* TASK TO CARRY OUT *
Looking at the listing below, retype exactly the lines starting at the one containing "What is -8 + 26*(-44)?" and ending at the one containing "Answer: 941483449/6939 ≈ 1.3568e+5", both included, and nothing else.

* DATA TO EXAMINE *
##########
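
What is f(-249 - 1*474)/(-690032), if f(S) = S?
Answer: 723/690032 ≈ 0.0010478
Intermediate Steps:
f(-249 - 1*474)/(-690032) = (-249 - 1*474)/(-690032) = (-249 - 474)*(-1/690032) = -723*(-1/690032) = 723/690032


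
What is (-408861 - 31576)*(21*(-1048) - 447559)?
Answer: 206814680779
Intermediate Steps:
(-408861 - 31576)*(21*(-1048) - 447559) = -440437*(-22008 - 447559) = -440437*(-469567) = 206814680779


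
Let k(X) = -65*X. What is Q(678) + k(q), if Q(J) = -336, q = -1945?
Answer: 126089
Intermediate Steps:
Q(678) + k(q) = -336 - 65*(-1945) = -336 + 126425 = 126089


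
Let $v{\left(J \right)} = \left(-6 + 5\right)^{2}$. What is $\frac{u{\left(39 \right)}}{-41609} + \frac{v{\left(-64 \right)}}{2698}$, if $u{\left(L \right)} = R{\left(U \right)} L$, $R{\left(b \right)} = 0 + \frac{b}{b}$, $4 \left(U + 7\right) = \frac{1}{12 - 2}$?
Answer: $- \frac{63613}{112261082} \approx -0.00056665$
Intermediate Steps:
$U = - \frac{279}{40}$ ($U = -7 + \frac{1}{4 \left(12 - 2\right)} = -7 + \frac{1}{4 \cdot 10} = -7 + \frac{1}{4} \cdot \frac{1}{10} = -7 + \frac{1}{40} = - \frac{279}{40} \approx -6.975$)
$v{\left(J \right)} = 1$ ($v{\left(J \right)} = \left(-1\right)^{2} = 1$)
$R{\left(b \right)} = 1$ ($R{\left(b \right)} = 0 + 1 = 1$)
$u{\left(L \right)} = L$ ($u{\left(L \right)} = 1 L = L$)
$\frac{u{\left(39 \right)}}{-41609} + \frac{v{\left(-64 \right)}}{2698} = \frac{39}{-41609} + 1 \cdot \frac{1}{2698} = 39 \left(- \frac{1}{41609}\right) + 1 \cdot \frac{1}{2698} = - \frac{39}{41609} + \frac{1}{2698} = - \frac{63613}{112261082}$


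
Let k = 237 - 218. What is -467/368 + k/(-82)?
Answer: -22643/15088 ≈ -1.5007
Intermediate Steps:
k = 19
-467/368 + k/(-82) = -467/368 + 19/(-82) = -467*1/368 + 19*(-1/82) = -467/368 - 19/82 = -22643/15088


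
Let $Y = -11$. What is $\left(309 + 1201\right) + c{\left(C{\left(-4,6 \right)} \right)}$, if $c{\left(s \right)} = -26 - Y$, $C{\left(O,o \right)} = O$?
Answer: $1495$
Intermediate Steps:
$c{\left(s \right)} = -15$ ($c{\left(s \right)} = -26 - -11 = -26 + 11 = -15$)
$\left(309 + 1201\right) + c{\left(C{\left(-4,6 \right)} \right)} = \left(309 + 1201\right) - 15 = 1510 - 15 = 1495$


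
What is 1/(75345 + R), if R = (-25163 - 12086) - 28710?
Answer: 1/9386 ≈ 0.00010654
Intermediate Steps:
R = -65959 (R = -37249 - 28710 = -65959)
1/(75345 + R) = 1/(75345 - 65959) = 1/9386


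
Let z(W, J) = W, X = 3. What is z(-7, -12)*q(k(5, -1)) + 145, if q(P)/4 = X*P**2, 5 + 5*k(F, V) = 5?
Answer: 145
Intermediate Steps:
k(F, V) = 0 (k(F, V) = -1 + (1/5)*5 = -1 + 1 = 0)
q(P) = 12*P**2 (q(P) = 4*(3*P**2) = 12*P**2)
z(-7, -12)*q(k(5, -1)) + 145 = -84*0**2 + 145 = -84*0 + 145 = -7*0 + 145 = 0 + 145 = 145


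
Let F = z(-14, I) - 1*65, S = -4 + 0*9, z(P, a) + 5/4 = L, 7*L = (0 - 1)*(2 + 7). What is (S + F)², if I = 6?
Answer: 4012009/784 ≈ 5117.4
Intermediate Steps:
L = -9/7 (L = ((0 - 1)*(2 + 7))/7 = (-1*9)/7 = (⅐)*(-9) = -9/7 ≈ -1.2857)
z(P, a) = -71/28 (z(P, a) = -5/4 - 9/7 = -71/28)
S = -4 (S = -4 + 0 = -4)
F = -1891/28 (F = -71/28 - 1*65 = -71/28 - 65 = -1891/28 ≈ -67.536)
(S + F)² = (-4 - 1891/28)² = (-2003/28)² = 4012009/784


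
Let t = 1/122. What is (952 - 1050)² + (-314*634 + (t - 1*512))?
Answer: -23178047/122 ≈ -1.8998e+5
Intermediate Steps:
t = 1/122 ≈ 0.0081967
(952 - 1050)² + (-314*634 + (t - 1*512)) = (952 - 1050)² + (-314*634 + (1/122 - 1*512)) = (-98)² + (-199076 + (1/122 - 512)) = 9604 + (-199076 - 62463/122) = 9604 - 24349735/122 = -23178047/122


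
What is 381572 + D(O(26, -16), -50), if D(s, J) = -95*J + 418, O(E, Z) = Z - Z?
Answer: 386740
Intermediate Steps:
O(E, Z) = 0
D(s, J) = 418 - 95*J
381572 + D(O(26, -16), -50) = 381572 + (418 - 95*(-50)) = 381572 + (418 + 4750) = 381572 + 5168 = 386740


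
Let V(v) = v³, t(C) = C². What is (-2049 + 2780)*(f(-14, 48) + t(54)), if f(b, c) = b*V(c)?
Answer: -1129666932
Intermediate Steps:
f(b, c) = b*c³
(-2049 + 2780)*(f(-14, 48) + t(54)) = (-2049 + 2780)*(-14*48³ + 54²) = 731*(-14*110592 + 2916) = 731*(-1548288 + 2916) = 731*(-1545372) = -1129666932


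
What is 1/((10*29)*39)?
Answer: 1/11310 ≈ 8.8417e-5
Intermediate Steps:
1/((10*29)*39) = 1/(290*39) = 1/11310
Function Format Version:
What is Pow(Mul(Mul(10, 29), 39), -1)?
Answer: Rational(1, 11310) ≈ 8.8417e-5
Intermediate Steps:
Pow(Mul(Mul(10, 29), 39), -1) = Pow(Mul(290, 39), -1) = Pow(11310, -1) = Rational(1, 11310)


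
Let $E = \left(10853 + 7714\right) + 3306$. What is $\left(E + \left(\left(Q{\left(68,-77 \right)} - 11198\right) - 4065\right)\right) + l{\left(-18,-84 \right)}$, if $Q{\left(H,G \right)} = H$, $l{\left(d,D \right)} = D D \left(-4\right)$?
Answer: $-21546$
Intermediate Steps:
$l{\left(d,D \right)} = - 4 D^{2}$ ($l{\left(d,D \right)} = D^{2} \left(-4\right) = - 4 D^{2}$)
$E = 21873$ ($E = 18567 + 3306 = 21873$)
$\left(E + \left(\left(Q{\left(68,-77 \right)} - 11198\right) - 4065\right)\right) + l{\left(-18,-84 \right)} = \left(21873 + \left(\left(68 - 11198\right) - 4065\right)\right) - 4 \left(-84\right)^{2} = \left(21873 - 15195\right) - 28224 = 6678 - 28224 = -21546$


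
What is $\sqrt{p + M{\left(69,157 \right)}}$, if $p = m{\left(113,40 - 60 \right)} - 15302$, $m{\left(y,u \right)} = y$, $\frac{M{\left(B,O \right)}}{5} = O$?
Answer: $2 i \sqrt{3601} \approx 120.02 i$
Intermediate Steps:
$M{\left(B,O \right)} = 5 O$
$p = -15189$ ($p = 113 - 15302 = -15189$)
$\sqrt{p + M{\left(69,157 \right)}} = \sqrt{-15189 + 5 \cdot 157} = \sqrt{-15189 + 785} = \sqrt{-14404} = 2 i \sqrt{3601}$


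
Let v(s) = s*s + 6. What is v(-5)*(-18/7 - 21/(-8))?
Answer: 93/56 ≈ 1.6607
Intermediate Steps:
v(s) = 6 + s**2 (v(s) = s**2 + 6 = 6 + s**2)
v(-5)*(-18/7 - 21/(-8)) = (6 + (-5)**2)*(-18/7 - 21/(-8)) = (6 + 25)*(-18*1/7 - 21*(-1/8)) = 31*(-18/7 + 21/8) = 31*(3/56) = 93/56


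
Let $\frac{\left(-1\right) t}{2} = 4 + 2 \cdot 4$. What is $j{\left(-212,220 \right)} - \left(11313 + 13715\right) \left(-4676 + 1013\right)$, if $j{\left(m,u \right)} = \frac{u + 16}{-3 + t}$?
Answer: $\frac{2475293992}{27} \approx 9.1678 \cdot 10^{7}$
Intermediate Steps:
$t = -24$ ($t = - 2 \left(4 + 2 \cdot 4\right) = - 2 \left(4 + 8\right) = \left(-2\right) 12 = -24$)
$j{\left(m,u \right)} = - \frac{16}{27} - \frac{u}{27}$ ($j{\left(m,u \right)} = \frac{u + 16}{-3 - 24} = \frac{16 + u}{-27} = \left(16 + u\right) \left(- \frac{1}{27}\right) = - \frac{16}{27} - \frac{u}{27}$)
$j{\left(-212,220 \right)} - \left(11313 + 13715\right) \left(-4676 + 1013\right) = \left(- \frac{16}{27} - \frac{220}{27}\right) - \left(11313 + 13715\right) \left(-4676 + 1013\right) = \left(- \frac{16}{27} - \frac{220}{27}\right) - 25028 \left(-3663\right) = - \frac{236}{27} - -91677564 = - \frac{236}{27} + 91677564 = \frac{2475293992}{27}$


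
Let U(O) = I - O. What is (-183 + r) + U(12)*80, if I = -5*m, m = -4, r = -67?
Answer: 390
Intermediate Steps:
I = 20 (I = -5*(-4) = 20)
U(O) = 20 - O
(-183 + r) + U(12)*80 = (-183 - 67) + (20 - 1*12)*80 = -250 + (20 - 12)*80 = -250 + 8*80 = -250 + 640 = 390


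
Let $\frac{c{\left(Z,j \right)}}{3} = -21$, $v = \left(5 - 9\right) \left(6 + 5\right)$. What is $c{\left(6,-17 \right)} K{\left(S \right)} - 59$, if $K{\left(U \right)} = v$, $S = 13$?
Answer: $2713$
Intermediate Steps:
$v = -44$ ($v = \left(-4\right) 11 = -44$)
$c{\left(Z,j \right)} = -63$ ($c{\left(Z,j \right)} = 3 \left(-21\right) = -63$)
$K{\left(U \right)} = -44$
$c{\left(6,-17 \right)} K{\left(S \right)} - 59 = \left(-63\right) \left(-44\right) - 59 = 2772 - 59 = 2713$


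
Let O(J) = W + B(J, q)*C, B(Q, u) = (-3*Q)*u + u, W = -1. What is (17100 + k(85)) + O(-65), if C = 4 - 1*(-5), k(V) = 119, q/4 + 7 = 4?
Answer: -3950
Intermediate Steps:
q = -12 (q = -28 + 4*4 = -28 + 16 = -12)
C = 9 (C = 4 + 5 = 9)
B(Q, u) = u - 3*Q*u (B(Q, u) = -3*Q*u + u = u - 3*Q*u)
O(J) = -109 + 324*J (O(J) = -1 - 12*(1 - 3*J)*9 = -1 + (-12 + 36*J)*9 = -1 + (-108 + 324*J) = -109 + 324*J)
(17100 + k(85)) + O(-65) = (17100 + 119) + (-109 + 324*(-65)) = 17219 + (-109 - 21060) = 17219 - 21169 = -3950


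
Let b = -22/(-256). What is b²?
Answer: 121/16384 ≈ 0.0073853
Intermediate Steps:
b = 11/128 (b = -22*(-1/256) = 11/128 ≈ 0.085938)
b² = (11/128)² = 121/16384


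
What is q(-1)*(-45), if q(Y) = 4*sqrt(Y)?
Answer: -180*I ≈ -180.0*I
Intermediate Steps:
q(-1)*(-45) = (4*sqrt(-1))*(-45) = (4*I)*(-45) = -180*I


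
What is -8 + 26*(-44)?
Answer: -1152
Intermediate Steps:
-8 + 26*(-44) = -8 - 1144 = -1152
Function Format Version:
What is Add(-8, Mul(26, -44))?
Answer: -1152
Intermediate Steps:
Add(-8, Mul(26, -44)) = Add(-8, -1144) = -1152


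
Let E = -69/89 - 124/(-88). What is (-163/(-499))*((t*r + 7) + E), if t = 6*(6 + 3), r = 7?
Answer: 123076573/977042 ≈ 125.97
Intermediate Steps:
E = 1241/1958 (E = -69*1/89 - 124*(-1/88) = -69/89 + 31/22 = 1241/1958 ≈ 0.63381)
t = 54 (t = 6*9 = 54)
(-163/(-499))*((t*r + 7) + E) = (-163/(-499))*((54*7 + 7) + 1241/1958) = (-163*(-1/499))*((378 + 7) + 1241/1958) = 163*(385 + 1241/1958)/499 = (163/499)*(755071/1958) = 123076573/977042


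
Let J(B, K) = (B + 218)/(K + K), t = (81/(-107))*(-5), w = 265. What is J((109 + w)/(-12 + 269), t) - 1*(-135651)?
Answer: 941483449/6939 ≈ 1.3568e+5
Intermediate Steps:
t = 405/107 (t = (81*(-1/107))*(-5) = -81/107*(-5) = 405/107 ≈ 3.7850)
J(B, K) = (218 + B)/(2*K) (J(B, K) = (218 + B)/((2*K)) = (218 + B)*(1/(2*K)) = (218 + B)/(2*K))
J((109 + w)/(-12 + 269), t) - 1*(-135651) = (218 + (109 + 265)/(-12 + 269))/(2*(405/107)) - 1*(-135651) = (½)*(107/405)*(218 + 374/257) + 135651 = (½)*(107/405)*(56400/257) + 135651 = 201160/6939 + 135651 = 941483449/6939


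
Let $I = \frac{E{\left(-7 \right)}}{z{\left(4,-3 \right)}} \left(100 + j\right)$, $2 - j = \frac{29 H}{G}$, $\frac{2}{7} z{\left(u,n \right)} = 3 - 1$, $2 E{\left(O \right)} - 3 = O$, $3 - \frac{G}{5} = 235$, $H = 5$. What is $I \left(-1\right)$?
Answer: $\frac{817}{28} \approx 29.179$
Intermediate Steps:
$G = -1160$ ($G = 15 - 1175 = -1160$)
$E{\left(O \right)} = \frac{3}{2} + \frac{O}{2}$
$z{\left(u,n \right)} = 7$ ($z{\left(u,n \right)} = \frac{7 \left(3 - 1\right)}{2} = \frac{7}{2} \cdot 2 = 7$)
$j = \frac{17}{8}$ ($j = 2 - \frac{29 \cdot 5}{-1160} = 2 - 145 \left(- \frac{1}{1160}\right) = 2 - - \frac{1}{8} = 2 + \frac{1}{8} = \frac{17}{8} \approx 2.125$)
$I = - \frac{817}{28}$ ($I = \frac{\frac{3}{2} + \frac{1}{2} \left(-7\right)}{7} \left(100 + \frac{17}{8}\right) = \left(\frac{3}{2} - \frac{7}{2}\right) \frac{1}{7} \cdot \frac{817}{8} = \left(-2\right) \frac{1}{7} \cdot \frac{817}{8} = \left(- \frac{2}{7}\right) \frac{817}{8} = - \frac{817}{28} \approx -29.179$)
$I \left(-1\right) = \left(- \frac{817}{28}\right) \left(-1\right) = \frac{817}{28}$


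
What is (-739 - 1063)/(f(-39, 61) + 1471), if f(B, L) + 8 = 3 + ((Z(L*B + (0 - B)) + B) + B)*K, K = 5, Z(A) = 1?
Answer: -1802/1081 ≈ -1.6670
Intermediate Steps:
f(B, L) = 10*B (f(B, L) = -8 + (3 + ((1 + B) + B)*5) = -8 + (3 + (1 + 2*B)*5) = -8 + (3 + (5 + 10*B)) = -8 + (8 + 10*B) = 10*B)
(-739 - 1063)/(f(-39, 61) + 1471) = (-739 - 1063)/(10*(-39) + 1471) = -1802/(-390 + 1471) = -1802/1081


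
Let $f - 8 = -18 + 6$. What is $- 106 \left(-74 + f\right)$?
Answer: $8268$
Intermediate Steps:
$f = -4$ ($f = 8 + \left(-18 + 6\right) = 8 - 12 = -4$)
$- 106 \left(-74 + f\right) = - 106 \left(-74 - 4\right) = \left(-106\right) \left(-78\right) = 8268$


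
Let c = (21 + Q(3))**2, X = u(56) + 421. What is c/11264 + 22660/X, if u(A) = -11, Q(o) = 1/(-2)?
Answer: 102165817/1847296 ≈ 55.306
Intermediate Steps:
Q(o) = -1/2
X = 410 (X = -11 + 421 = 410)
c = 1681/4 (c = (21 - 1/2)**2 = (41/2)**2 = 1681/4 ≈ 420.25)
c/11264 + 22660/X = (1681/4)/11264 + 22660/410 = (1681/4)*(1/11264) + 22660*(1/410) = 1681/45056 + 2266/41 = 102165817/1847296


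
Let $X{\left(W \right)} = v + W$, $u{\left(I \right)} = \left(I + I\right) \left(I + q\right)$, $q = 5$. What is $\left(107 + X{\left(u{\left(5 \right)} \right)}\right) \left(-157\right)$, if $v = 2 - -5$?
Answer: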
##########
* SOLUTION TO THE PROBLEM *
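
What is -8 + 26*(-44)?
Answer: -1152
Intermediate Steps:
-8 + 26*(-44) = -8 - 1144 = -1152
Function Format Version:
What is Add(-8, Mul(26, -44))?
Answer: -1152
Intermediate Steps:
Add(-8, Mul(26, -44)) = Add(-8, -1144) = -1152


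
Let E = -69/89 - 124/(-88). What is (-163/(-499))*((t*r + 7) + E), if t = 6*(6 + 3), r = 7?
Answer: 123076573/977042 ≈ 125.97
Intermediate Steps:
E = 1241/1958 (E = -69*1/89 - 124*(-1/88) = -69/89 + 31/22 = 1241/1958 ≈ 0.63381)
t = 54 (t = 6*9 = 54)
(-163/(-499))*((t*r + 7) + E) = (-163/(-499))*((54*7 + 7) + 1241/1958) = (-163*(-1/499))*((378 + 7) + 1241/1958) = 163*(385 + 1241/1958)/499 = (163/499)*(755071/1958) = 123076573/977042


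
Let J(B, K) = (B + 218)/(K + K), t = (81/(-107))*(-5), w = 265. What is J((109 + w)/(-12 + 269), t) - 1*(-135651)?
Answer: 941483449/6939 ≈ 1.3568e+5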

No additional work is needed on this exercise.